■ **Raw data**:
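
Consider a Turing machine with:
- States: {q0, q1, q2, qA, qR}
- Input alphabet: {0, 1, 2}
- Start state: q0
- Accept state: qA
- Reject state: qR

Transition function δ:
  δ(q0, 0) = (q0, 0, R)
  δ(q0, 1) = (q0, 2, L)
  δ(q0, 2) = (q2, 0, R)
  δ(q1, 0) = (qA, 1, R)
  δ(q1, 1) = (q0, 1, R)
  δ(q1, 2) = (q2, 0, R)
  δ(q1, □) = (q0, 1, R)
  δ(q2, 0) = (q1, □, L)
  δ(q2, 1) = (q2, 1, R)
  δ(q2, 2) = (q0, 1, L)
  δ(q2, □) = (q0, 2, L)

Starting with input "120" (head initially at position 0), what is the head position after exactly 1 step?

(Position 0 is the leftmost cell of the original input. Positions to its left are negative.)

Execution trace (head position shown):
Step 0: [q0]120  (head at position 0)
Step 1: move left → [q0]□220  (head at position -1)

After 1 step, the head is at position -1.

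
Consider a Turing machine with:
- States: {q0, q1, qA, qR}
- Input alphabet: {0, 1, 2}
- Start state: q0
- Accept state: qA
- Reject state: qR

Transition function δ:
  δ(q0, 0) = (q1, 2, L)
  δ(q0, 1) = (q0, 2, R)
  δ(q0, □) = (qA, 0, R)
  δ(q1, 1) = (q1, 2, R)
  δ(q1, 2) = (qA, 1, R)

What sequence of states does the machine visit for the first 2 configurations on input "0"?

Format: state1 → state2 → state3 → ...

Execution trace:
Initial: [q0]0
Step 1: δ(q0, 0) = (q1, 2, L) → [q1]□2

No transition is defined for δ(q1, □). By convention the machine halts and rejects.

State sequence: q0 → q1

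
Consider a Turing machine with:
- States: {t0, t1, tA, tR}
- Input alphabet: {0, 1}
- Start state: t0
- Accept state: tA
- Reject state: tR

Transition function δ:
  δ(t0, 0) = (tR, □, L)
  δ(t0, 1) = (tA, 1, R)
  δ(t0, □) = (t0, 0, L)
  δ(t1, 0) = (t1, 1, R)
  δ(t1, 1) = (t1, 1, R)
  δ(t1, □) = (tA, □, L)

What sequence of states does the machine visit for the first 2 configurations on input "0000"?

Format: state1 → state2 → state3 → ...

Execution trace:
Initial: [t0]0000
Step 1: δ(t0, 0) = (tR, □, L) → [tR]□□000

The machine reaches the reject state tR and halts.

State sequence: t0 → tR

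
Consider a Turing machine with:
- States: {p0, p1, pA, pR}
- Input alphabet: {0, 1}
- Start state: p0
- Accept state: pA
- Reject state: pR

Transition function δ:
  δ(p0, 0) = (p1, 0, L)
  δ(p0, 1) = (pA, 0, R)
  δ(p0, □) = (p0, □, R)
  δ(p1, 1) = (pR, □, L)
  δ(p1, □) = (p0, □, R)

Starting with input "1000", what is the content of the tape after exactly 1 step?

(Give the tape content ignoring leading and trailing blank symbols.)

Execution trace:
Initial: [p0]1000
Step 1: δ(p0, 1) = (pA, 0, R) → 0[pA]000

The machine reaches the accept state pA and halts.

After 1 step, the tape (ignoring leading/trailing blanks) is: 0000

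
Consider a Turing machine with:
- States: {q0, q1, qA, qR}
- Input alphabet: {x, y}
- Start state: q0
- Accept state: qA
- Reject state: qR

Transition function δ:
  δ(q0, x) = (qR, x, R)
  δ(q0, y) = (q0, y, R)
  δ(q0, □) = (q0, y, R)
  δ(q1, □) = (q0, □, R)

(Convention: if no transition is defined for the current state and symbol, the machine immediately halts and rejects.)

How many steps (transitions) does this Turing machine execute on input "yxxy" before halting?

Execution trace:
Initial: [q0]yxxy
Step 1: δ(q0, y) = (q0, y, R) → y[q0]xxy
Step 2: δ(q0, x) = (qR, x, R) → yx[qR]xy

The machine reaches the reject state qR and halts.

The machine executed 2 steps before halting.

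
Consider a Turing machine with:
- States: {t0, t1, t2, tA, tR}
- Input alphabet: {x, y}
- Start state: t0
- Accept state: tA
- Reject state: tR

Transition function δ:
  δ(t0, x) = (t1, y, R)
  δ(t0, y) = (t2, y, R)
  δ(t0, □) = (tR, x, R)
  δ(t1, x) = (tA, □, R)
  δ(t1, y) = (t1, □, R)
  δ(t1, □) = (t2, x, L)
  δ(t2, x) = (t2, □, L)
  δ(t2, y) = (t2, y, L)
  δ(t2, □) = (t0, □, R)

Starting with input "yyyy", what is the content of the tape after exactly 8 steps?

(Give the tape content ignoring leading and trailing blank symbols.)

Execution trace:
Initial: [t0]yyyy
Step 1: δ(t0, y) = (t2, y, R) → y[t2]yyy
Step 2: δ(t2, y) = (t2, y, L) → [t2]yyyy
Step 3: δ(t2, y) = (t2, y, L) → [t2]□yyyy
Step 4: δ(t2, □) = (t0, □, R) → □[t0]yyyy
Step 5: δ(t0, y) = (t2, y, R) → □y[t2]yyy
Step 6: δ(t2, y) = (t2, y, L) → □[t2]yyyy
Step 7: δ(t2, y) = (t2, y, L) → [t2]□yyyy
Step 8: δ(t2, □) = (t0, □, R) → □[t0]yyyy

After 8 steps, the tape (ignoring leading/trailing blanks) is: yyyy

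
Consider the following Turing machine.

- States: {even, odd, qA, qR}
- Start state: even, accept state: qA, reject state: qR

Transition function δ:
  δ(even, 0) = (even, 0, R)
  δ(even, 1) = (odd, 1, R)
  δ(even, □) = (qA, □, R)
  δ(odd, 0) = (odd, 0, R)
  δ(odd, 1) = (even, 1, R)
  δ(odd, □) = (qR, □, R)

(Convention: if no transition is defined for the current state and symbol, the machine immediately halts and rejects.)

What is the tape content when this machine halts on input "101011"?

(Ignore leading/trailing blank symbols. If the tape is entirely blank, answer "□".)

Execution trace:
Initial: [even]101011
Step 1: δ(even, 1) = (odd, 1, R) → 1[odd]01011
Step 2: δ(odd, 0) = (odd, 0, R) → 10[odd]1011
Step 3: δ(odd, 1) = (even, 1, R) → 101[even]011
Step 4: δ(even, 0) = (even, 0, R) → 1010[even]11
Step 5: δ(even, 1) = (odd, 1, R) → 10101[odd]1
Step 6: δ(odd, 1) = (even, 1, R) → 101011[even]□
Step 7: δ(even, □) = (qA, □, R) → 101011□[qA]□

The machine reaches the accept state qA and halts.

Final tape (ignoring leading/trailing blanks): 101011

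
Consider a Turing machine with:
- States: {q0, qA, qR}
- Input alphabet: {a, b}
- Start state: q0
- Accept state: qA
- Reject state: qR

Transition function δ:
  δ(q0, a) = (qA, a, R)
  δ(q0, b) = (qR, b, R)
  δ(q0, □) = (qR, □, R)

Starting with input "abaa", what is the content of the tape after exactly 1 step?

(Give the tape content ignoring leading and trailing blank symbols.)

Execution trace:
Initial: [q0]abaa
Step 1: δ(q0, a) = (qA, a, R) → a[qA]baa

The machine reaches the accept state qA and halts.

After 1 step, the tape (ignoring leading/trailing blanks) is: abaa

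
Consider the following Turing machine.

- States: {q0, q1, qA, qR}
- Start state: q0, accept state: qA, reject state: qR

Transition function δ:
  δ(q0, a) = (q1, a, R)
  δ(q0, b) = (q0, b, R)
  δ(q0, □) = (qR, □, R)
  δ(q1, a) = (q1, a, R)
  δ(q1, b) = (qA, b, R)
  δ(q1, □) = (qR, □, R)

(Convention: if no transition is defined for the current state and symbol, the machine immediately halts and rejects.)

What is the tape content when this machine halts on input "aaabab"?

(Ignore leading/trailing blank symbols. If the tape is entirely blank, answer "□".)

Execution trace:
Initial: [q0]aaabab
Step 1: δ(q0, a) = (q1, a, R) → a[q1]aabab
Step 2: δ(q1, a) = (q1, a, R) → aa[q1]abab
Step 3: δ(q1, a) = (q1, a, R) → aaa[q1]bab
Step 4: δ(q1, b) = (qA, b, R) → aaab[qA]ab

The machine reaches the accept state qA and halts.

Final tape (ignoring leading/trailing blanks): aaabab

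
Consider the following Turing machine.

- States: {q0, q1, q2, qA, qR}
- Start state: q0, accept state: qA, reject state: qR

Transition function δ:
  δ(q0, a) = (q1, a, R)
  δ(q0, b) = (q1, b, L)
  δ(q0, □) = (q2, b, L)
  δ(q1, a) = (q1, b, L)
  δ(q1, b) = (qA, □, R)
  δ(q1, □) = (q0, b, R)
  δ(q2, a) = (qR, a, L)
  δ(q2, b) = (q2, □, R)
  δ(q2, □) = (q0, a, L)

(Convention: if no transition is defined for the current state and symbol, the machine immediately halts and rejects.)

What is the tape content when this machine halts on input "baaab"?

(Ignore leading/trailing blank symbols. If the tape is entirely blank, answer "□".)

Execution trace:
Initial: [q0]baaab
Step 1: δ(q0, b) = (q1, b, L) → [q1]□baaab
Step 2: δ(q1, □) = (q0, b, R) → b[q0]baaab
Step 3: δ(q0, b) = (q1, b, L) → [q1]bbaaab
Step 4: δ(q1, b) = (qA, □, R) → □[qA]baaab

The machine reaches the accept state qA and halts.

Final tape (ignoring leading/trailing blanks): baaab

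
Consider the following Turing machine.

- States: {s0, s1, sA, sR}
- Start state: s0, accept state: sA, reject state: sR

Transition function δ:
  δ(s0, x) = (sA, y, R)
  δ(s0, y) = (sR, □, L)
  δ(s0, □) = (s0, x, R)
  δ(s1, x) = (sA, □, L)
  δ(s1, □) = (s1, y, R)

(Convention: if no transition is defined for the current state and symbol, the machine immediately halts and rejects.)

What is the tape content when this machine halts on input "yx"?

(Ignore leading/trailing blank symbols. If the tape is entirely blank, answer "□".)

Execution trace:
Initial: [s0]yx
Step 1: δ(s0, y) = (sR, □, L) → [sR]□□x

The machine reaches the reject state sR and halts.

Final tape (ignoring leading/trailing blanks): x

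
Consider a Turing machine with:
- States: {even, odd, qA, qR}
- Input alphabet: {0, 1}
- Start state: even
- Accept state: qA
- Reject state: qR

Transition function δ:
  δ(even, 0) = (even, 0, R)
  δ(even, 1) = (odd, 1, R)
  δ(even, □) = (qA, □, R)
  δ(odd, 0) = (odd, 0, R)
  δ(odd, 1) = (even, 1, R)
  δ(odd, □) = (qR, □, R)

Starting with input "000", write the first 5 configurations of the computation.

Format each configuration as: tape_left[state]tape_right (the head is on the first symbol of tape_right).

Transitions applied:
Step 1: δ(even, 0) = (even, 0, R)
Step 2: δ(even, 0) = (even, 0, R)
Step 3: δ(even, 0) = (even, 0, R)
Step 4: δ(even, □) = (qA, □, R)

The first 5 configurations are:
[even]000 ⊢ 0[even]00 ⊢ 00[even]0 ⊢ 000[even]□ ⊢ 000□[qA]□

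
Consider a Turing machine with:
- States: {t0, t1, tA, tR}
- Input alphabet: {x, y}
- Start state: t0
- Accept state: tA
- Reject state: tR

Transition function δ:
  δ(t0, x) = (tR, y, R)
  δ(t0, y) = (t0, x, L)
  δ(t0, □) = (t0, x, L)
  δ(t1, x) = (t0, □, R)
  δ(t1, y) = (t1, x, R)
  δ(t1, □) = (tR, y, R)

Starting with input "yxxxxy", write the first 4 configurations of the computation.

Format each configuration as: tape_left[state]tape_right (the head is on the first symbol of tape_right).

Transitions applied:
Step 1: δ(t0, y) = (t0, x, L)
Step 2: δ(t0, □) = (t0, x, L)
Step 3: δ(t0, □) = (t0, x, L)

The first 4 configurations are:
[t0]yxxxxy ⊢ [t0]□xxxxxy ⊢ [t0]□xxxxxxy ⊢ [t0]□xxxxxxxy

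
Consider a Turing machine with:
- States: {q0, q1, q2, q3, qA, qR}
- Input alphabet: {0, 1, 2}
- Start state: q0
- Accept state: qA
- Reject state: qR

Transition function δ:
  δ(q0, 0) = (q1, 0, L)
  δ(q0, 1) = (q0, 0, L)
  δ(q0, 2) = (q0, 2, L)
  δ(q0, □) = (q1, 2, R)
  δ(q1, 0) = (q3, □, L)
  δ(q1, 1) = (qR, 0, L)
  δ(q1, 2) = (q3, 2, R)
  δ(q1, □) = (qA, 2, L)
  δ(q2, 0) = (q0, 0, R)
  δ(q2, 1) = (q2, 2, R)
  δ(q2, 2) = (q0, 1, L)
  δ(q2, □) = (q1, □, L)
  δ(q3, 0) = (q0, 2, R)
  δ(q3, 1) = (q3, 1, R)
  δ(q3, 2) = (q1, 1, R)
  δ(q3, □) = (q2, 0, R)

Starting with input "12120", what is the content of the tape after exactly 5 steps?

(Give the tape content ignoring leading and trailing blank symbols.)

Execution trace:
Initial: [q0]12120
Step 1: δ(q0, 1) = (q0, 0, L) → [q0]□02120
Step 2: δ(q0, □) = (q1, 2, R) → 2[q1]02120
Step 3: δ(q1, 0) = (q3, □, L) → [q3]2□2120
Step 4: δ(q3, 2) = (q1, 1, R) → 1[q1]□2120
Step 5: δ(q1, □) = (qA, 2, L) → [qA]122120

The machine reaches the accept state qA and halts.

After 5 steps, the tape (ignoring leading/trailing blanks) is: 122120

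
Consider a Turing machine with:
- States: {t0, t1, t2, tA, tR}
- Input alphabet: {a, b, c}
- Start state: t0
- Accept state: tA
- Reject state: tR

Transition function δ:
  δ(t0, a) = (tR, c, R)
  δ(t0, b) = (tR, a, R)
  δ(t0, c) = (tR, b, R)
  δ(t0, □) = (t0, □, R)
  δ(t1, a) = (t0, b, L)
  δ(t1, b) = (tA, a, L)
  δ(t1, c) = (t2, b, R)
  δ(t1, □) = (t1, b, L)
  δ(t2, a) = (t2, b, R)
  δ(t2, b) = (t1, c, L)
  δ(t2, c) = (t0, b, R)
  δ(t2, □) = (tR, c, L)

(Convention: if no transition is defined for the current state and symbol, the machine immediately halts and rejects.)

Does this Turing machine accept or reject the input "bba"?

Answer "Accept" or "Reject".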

■ **Problem to work on**: If a line in the data above contains "write", return that line.

■ **Solution for this exercise**:
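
Starting with input "000", write the first 5 configurations of the computation.
Starting with input "yxxxxy", write the first 4 configurations of the computation.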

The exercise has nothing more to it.